#### [TO DO]
Take each line from the entries that holds "Consider" and copy it out.

#### [ENTRIES SUPPLIED]
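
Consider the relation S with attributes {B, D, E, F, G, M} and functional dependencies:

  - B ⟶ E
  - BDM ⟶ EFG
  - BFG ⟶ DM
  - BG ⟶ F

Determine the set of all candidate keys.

BG; BDM

Attribute B never appears on the right-hand side of any dependency, so B must belong to every candidate key.
{B}⁺ = {B, E}, which is not all of the schema, so we must add further attributes.
{B, G}⁺: B→E adds E; BG→F adds F; BFG→DM adds D, M → {B, D, E, F, G, M}. Minimal: {G}⁺ = {G}; {B}⁺ = {B, E} — none reach the full schema.
{B, D, M}⁺: B→E adds E; BDM→EFG adds F, G → {B, D, E, F, G, M}. Minimal: {D, M}⁺ = {D, M}; {B, M}⁺ = {B, E, M}; {B, D}⁺ = {B, D, E} — none reach the full schema.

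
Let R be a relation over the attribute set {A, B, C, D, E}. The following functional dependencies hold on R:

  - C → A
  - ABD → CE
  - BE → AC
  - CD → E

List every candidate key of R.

ABD; BCD; BDE

Attributes B, D never appear on any right-hand side, so every candidate key must contain {B, D}.
{B, D}⁺ = {B, D}, which is not all of the schema, so we must add further attributes.
{A, B, D}⁺: ABD→CE adds C, E → {A, B, C, D, E}. Minimal: {B, D}⁺ = {B, D}; {A, D}⁺ = {A, D}; {A, B}⁺ = {A, B} — none reach the full schema.
{B, C, D}⁺: C→A adds A; ABD→CE adds E → {A, B, C, D, E}. Minimal: {C, D}⁺ = {A, C, D, E}; {B, D}⁺ = {B, D}; {B, C}⁺ = {A, B, C} — none reach the full schema.
{B, D, E}⁺: BE→AC adds A, C → {A, B, C, D, E}. Minimal: {D, E}⁺ = {D, E}; {B, E}⁺ = {A, B, C, E}; {B, D}⁺ = {B, D} — none reach the full schema.
Any other superkey contains one of these as a subset, so there are no further candidate keys.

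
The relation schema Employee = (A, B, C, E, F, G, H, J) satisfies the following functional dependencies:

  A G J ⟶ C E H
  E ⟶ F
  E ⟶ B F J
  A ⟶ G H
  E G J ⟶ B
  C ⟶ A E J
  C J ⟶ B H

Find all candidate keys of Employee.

{C}, {A, E}, {A, J}

{C}⁺: C→AEJ adds A, E, J; CJ→BH adds B, H; E→F adds F; A→GH adds G → {A, B, C, E, F, G, H, J}.
{A, E}⁺: E→F adds F; E→BFJ adds B, J; A→GH adds G, H; AGJ→CEH adds C → {A, B, C, E, F, G, H, J}. Minimal: {E}⁺ = {B, E, F, J}; {A}⁺ = {A, G, H} — none reach the full schema.
{A, J}⁺: A→GH adds G, H; AGJ→CEH adds C, E; E→F adds F; E→BFJ adds B → {A, B, C, E, F, G, H, J}. Minimal: {J}⁺ = {J}; {A}⁺ = {A, G, H} — none reach the full schema.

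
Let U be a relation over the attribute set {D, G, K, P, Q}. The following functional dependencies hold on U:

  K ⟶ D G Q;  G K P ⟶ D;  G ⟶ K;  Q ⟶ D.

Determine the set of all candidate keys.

{G, P}; {K, P}

Attribute P never appears on the right-hand side of any dependency, so P must belong to every candidate key.
{P}⁺ = {P}, which is not all of the schema, so we must add further attributes.
{G, P}⁺: G→K adds K; K→DGQ adds D, Q → {D, G, K, P, Q}. Minimal: {P}⁺ = {P}; {G}⁺ = {D, G, K, Q} — none reach the full schema.
{K, P}⁺: K→DGQ adds D, G, Q → {D, G, K, P, Q}. Minimal: {P}⁺ = {P}; {K}⁺ = {D, G, K, Q} — none reach the full schema.
Any other superkey contains one of these as a subset, so there are no further candidate keys.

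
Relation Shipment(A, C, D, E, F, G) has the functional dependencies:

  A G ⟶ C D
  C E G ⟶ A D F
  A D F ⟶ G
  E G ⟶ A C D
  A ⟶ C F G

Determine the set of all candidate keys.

{A, E}⁺: A→CFG adds C, F, G; AG→CD adds D → {A, C, D, E, F, G}.
{E, G}⁺: EG→ACD adds A, C, D; A→CFG adds F → {A, C, D, E, F, G}.

{A, E}, {E, G}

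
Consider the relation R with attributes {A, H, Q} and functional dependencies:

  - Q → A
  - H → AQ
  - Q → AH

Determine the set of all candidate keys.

{H}, {Q}

{H}⁺: H→AQ adds A, Q → {A, H, Q}.
{Q}⁺: Q→A adds A; Q→AH adds H → {A, H, Q}.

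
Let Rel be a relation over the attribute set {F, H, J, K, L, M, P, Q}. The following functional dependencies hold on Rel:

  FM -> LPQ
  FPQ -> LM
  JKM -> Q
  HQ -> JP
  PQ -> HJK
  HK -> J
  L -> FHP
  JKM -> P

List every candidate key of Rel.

{F, M}⁺: FM→LPQ adds L, P, Q; PQ→HJK adds H, J, K → {F, H, J, K, L, M, P, Q}. Minimal: {M}⁺ = {M}; {F}⁺ = {F} — none reach the full schema.
{L, M}⁺: L→FHP adds F, H, P; FM→LPQ adds Q; HQ→JP adds J; PQ→HJK adds K → {F, H, J, K, L, M, P, Q}. Minimal: {M}⁺ = {M}; {L}⁺ = {F, H, L, P} — none reach the full schema.
{L, Q}⁺: L→FHP adds F, H, P; FPQ→LM adds M; HQ→JP adds J; PQ→HJK adds K → {F, H, J, K, L, M, P, Q}. Minimal: {Q}⁺ = {Q}; {L}⁺ = {F, H, L, P} — none reach the full schema.
{F, H, Q}⁺: HQ→JP adds J, P; PQ→HJK adds K; FPQ→LM adds L, M → {F, H, J, K, L, M, P, Q}. Minimal: {H, Q}⁺ = {H, J, K, P, Q}; {F, Q}⁺ = {F, Q}; {F, H}⁺ = {F, H} — none reach the full schema.
{F, P, Q}⁺: FPQ→LM adds L, M; PQ→HJK adds H, J, K → {F, H, J, K, L, M, P, Q}. Minimal: {P, Q}⁺ = {H, J, K, P, Q}; {F, Q}⁺ = {F, Q}; {F, P}⁺ = {F, P} — none reach the full schema.

(F, M), (L, M), (L, Q), (F, H, Q), (F, P, Q)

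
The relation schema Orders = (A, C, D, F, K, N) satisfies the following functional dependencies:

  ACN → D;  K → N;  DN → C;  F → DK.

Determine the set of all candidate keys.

(A, F)

Attributes A, F never appear on any right-hand side, so every candidate key must contain {A, F}.
{A, F}⁺ = {A, C, D, F, K, N}, which is all of the schema, so {A, F} is the only candidate key.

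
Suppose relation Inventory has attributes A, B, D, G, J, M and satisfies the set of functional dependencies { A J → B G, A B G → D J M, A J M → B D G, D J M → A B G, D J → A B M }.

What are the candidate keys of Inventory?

{A, J}, {D, J}, {A, B, G}

{A, J}⁺: AJ→BG adds B, G; ABG→DJM adds D, M → {A, B, D, G, J, M}. Minimal: {J}⁺ = {J}; {A}⁺ = {A} — none reach the full schema.
{D, J}⁺: DJ→ABM adds A, B, M; AJ→BG adds G → {A, B, D, G, J, M}. Minimal: {J}⁺ = {J}; {D}⁺ = {D} — none reach the full schema.
{A, B, G}⁺: ABG→DJM adds D, J, M → {A, B, D, G, J, M}. Minimal: {B, G}⁺ = {B, G}; {A, G}⁺ = {A, G}; {A, B}⁺ = {A, B} — none reach the full schema.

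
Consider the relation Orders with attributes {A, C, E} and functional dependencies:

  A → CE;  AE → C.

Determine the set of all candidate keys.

Attribute A never appears on the right-hand side of any dependency, so A must belong to every candidate key.
{A}⁺ = {A, C, E}, which is all of the schema, so {A} is the only candidate key.

{A}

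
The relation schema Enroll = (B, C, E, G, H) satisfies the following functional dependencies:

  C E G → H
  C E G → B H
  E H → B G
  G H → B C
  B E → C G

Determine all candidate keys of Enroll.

Attribute E never appears on the right-hand side of any dependency, so E must belong to every candidate key.
{E}⁺ = {E}, which is not all of the schema, so we must add further attributes.
{B, E}⁺: BE→CG adds C, G; CEG→H adds H → {B, C, E, G, H}. Minimal: {E}⁺ = {E}; {B}⁺ = {B} — none reach the full schema.
{E, H}⁺: EH→BG adds B, G; GH→BC adds C → {B, C, E, G, H}. Minimal: {H}⁺ = {H}; {E}⁺ = {E} — none reach the full schema.
{C, E, G}⁺: CEG→H adds H; CEG→BH adds B → {B, C, E, G, H}. Minimal: {E, G}⁺ = {E, G}; {C, G}⁺ = {C, G}; {C, E}⁺ = {C, E} — none reach the full schema.
Any other superkey contains one of these as a subset, so there are no further candidate keys.

(B, E); (E, H); (C, E, G)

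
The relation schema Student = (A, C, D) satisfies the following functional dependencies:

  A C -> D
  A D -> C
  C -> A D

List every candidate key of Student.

C, AD

{C}⁺: C→AD adds A, D → {A, C, D}.
{A, D}⁺: AD→C adds C → {A, C, D}.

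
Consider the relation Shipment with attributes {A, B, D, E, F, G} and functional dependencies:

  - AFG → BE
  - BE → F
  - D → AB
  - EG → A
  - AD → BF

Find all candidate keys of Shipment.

Attributes D, G never appear on any right-hand side, so every candidate key must contain {D, G}.
{D, G}⁺ = {A, B, D, E, F, G}, which is all of the schema, so {D, G} is the only candidate key.

DG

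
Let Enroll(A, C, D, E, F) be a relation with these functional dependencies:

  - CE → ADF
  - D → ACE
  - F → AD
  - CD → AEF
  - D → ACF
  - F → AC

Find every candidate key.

(D), (F), (C, E)

{D}⁺: D→ACE adds A, C, E; CD→AEF adds F → {A, C, D, E, F}.
{F}⁺: F→AD adds A, D; D→ACF adds C; D→ACE adds E → {A, C, D, E, F}.
{C, E}⁺: CE→ADF adds A, D, F → {A, C, D, E, F}. Minimal: {E}⁺ = {E}; {C}⁺ = {C} — none reach the full schema.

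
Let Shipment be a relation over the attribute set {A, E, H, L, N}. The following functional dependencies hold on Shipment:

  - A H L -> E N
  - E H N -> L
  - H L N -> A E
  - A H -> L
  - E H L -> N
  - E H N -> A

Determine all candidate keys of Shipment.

{A, H}⁺: AH→L adds L; AHL→EN adds E, N → {A, E, H, L, N}.
{E, H, L}⁺: EHL→N adds N; EHN→A adds A → {A, E, H, L, N}.
{E, H, N}⁺: EHN→L adds L; HLN→AE adds A → {A, E, H, L, N}.
{H, L, N}⁺: HLN→AE adds A, E → {A, E, H, L, N}.

{A, H}, {E, H, L}, {E, H, N}, {H, L, N}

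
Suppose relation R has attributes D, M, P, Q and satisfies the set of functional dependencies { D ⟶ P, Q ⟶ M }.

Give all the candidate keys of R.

(D, Q)

Attributes D, Q never appear on any right-hand side, so every candidate key must contain {D, Q}.
{D, Q}⁺ = {D, M, P, Q}, which is all of the schema, so {D, Q} is the only candidate key.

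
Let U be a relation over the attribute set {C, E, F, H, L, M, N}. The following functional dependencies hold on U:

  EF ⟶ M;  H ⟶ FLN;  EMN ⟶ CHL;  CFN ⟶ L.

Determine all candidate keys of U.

EH, EFN, EMN

Attribute E never appears on the right-hand side of any dependency, so E must belong to every candidate key.
{E}⁺ = {E}, which is not all of the schema, so we must add further attributes.
{E, H}⁺: H→FLN adds F, L, N; EF→M adds M; EMN→CHL adds C → {C, E, F, H, L, M, N}.
{E, F, N}⁺: EF→M adds M; EMN→CHL adds C, H, L → {C, E, F, H, L, M, N}.
{E, M, N}⁺: EMN→CHL adds C, H, L; H→FLN adds F → {C, E, F, H, L, M, N}.
Any other superkey contains one of these as a subset, so there are no further candidate keys.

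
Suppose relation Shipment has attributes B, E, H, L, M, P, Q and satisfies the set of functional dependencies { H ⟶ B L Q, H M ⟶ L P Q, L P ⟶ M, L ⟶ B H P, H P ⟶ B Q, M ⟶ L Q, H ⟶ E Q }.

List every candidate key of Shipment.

{H}; {L}; {M}

{H}⁺: H→BLQ adds B, L, Q; L→BHP adds P; H→EQ adds E; LP→M adds M → {B, E, H, L, M, P, Q}.
{L}⁺: L→BHP adds B, H, P; HP→BQ adds Q; H→EQ adds E; LP→M adds M → {B, E, H, L, M, P, Q}.
{M}⁺: M→LQ adds L, Q; L→BHP adds B, H, P; H→EQ adds E → {B, E, H, L, M, P, Q}.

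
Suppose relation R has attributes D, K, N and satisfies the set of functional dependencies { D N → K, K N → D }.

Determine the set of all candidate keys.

{D, N}; {K, N}

Attribute N never appears on the right-hand side of any dependency, so N must belong to every candidate key.
{N}⁺ = {N}, which is not all of the schema, so we must add further attributes.
{D, N}⁺: DN→K adds K → {D, K, N}. Minimal: {N}⁺ = {N}; {D}⁺ = {D} — none reach the full schema.
{K, N}⁺: KN→D adds D → {D, K, N}. Minimal: {N}⁺ = {N}; {K}⁺ = {K} — none reach the full schema.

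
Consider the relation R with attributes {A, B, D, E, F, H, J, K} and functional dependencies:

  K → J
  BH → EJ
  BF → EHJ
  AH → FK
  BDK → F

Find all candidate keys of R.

Attributes A, B, D never appear on any right-hand side, so every candidate key must contain {A, B, D}.
{A, B, D}⁺ = {A, B, D}, which is not all of the schema, so we must add further attributes.
{A, B, D, F}⁺: BF→EHJ adds E, H, J; AH→FK adds K → {A, B, D, E, F, H, J, K}.
{A, B, D, H}⁺: BH→EJ adds E, J; AH→FK adds F, K → {A, B, D, E, F, H, J, K}.
{A, B, D, K}⁺: K→J adds J; BDK→F adds F; BF→EHJ adds E, H → {A, B, D, E, F, H, J, K}.

{A, B, D, F}, {A, B, D, H}, {A, B, D, K}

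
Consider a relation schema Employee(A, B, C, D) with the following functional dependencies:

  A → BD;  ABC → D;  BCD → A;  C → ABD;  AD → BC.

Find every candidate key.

{A}, {C}

{A}⁺: A→BD adds B, D; AD→BC adds C → {A, B, C, D}.
{C}⁺: C→ABD adds A, B, D → {A, B, C, D}.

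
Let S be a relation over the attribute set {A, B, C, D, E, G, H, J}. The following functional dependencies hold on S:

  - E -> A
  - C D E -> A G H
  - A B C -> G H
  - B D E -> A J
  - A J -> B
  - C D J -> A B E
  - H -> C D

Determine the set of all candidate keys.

{H, J}⁺: H→CD adds C, D; CDJ→ABE adds A, B, E; CDE→AGH adds G → {A, B, C, D, E, G, H, J}.
{A, C, J}⁺: AJ→B adds B; ABC→GH adds G, H; H→CD adds D; CDJ→ABE adds E → {A, B, C, D, E, G, H, J}.
{B, C, E}⁺: E→A adds A; ABC→GH adds G, H; H→CD adds D; BDE→AJ adds J → {A, B, C, D, E, G, H, J}.
{B, E, H}⁺: E→A adds A; H→CD adds C, D; CDE→AGH adds G; BDE→AJ adds J → {A, B, C, D, E, G, H, J}.
{C, D, J}⁺: CDJ→ABE adds A, B, E; CDE→AGH adds G, H → {A, B, C, D, E, G, H, J}.
{C, E, J}⁺: E→A adds A; AJ→B adds B; ABC→GH adds G, H; H→CD adds D → {A, B, C, D, E, G, H, J}.

{H, J}; {A, C, J}; {B, C, E}; {B, E, H}; {C, D, J}; {C, E, J}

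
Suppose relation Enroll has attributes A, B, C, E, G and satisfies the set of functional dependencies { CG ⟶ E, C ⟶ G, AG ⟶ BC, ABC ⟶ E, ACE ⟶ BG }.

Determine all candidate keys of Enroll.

Attribute A never appears on the right-hand side of any dependency, so A must belong to every candidate key.
{A}⁺ = {A}, which is not all of the schema, so we must add further attributes.
{A, C}⁺: C→G adds G; AG→BC adds B; ABC→E adds E → {A, B, C, E, G}. Minimal: {C}⁺ = {C, E, G}; {A}⁺ = {A} — none reach the full schema.
{A, G}⁺: AG→BC adds B, C; ABC→E adds E → {A, B, C, E, G}. Minimal: {G}⁺ = {G}; {A}⁺ = {A} — none reach the full schema.
Any other superkey contains one of these as a subset, so there are no further candidate keys.

{A, C}, {A, G}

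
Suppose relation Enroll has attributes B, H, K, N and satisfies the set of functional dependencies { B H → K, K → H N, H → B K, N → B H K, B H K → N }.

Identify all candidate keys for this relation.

{H}⁺: H→BK adds B, K; BHK→N adds N → {B, H, K, N}.
{K}⁺: K→HN adds H, N; H→BK adds B → {B, H, K, N}.
{N}⁺: N→BHK adds B, H, K → {B, H, K, N}.

{H}, {K}, {N}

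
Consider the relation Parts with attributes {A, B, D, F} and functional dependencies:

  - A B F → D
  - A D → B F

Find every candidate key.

{A, D}, {A, B, F}

Attribute A never appears on the right-hand side of any dependency, so A must belong to every candidate key.
{A}⁺ = {A}, which is not all of the schema, so we must add further attributes.
{A, D}⁺: AD→BF adds B, F → {A, B, D, F}. Minimal: {D}⁺ = {D}; {A}⁺ = {A} — none reach the full schema.
{A, B, F}⁺: ABF→D adds D → {A, B, D, F}. Minimal: {B, F}⁺ = {B, F}; {A, F}⁺ = {A, F}; {A, B}⁺ = {A, B} — none reach the full schema.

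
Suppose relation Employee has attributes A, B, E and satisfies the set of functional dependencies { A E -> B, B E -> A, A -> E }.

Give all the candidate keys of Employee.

{A}; {B, E}

{A}⁺: A→E adds E; AE→B adds B → {A, B, E}.
{B, E}⁺: BE→A adds A → {A, B, E}. Minimal: {E}⁺ = {E}; {B}⁺ = {B} — none reach the full schema.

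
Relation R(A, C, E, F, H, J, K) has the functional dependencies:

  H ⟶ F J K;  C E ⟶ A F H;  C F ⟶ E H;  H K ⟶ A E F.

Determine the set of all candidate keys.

{C, E}⁺: CE→AFH adds A, F, H; H→FJK adds J, K → {A, C, E, F, H, J, K}.
{C, F}⁺: CF→EH adds E, H; H→FJK adds J, K; CE→AFH adds A → {A, C, E, F, H, J, K}.
{C, H}⁺: H→FJK adds F, J, K; CF→EH adds E; HK→AEF adds A → {A, C, E, F, H, J, K}.

{C, E}, {C, F}, {C, H}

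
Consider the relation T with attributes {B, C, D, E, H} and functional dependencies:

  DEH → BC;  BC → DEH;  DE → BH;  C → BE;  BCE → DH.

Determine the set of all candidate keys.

{C}; {D, E}

{C}⁺: C→BE adds B, E; BCE→DH adds D, H → {B, C, D, E, H}.
{D, E}⁺: DE→BH adds B, H; DEH→BC adds C → {B, C, D, E, H}.
Any other superkey contains one of these as a subset, so there are no further candidate keys.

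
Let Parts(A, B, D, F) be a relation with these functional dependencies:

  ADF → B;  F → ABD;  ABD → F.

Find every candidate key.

{F}; {A, B, D}

{F}⁺: F→ABD adds A, B, D → {A, B, D, F}.
{A, B, D}⁺: ABD→F adds F → {A, B, D, F}. Minimal: {B, D}⁺ = {B, D}; {A, D}⁺ = {A, D}; {A, B}⁺ = {A, B} — none reach the full schema.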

#### [EXERCISE OUTPUT]
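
Consider the relation S with attributes {B, D, E, F, G, M} and functional dependencies:
Consider the relation R with attributes {A, H, Q} and functional dependencies:
Consider the relation Orders with attributes {A, C, E} and functional dependencies:
Consider the relation Shipment with attributes {A, B, D, E, F, G} and functional dependencies:
Consider the relation R with attributes {A, B, D, E, F, H, J, K} and functional dependencies:
Consider a relation schema Employee(A, B, C, D) with the following functional dependencies:
Consider the relation Parts with attributes {A, B, D, F} and functional dependencies:
Consider the relation T with attributes {B, C, D, E, H} and functional dependencies: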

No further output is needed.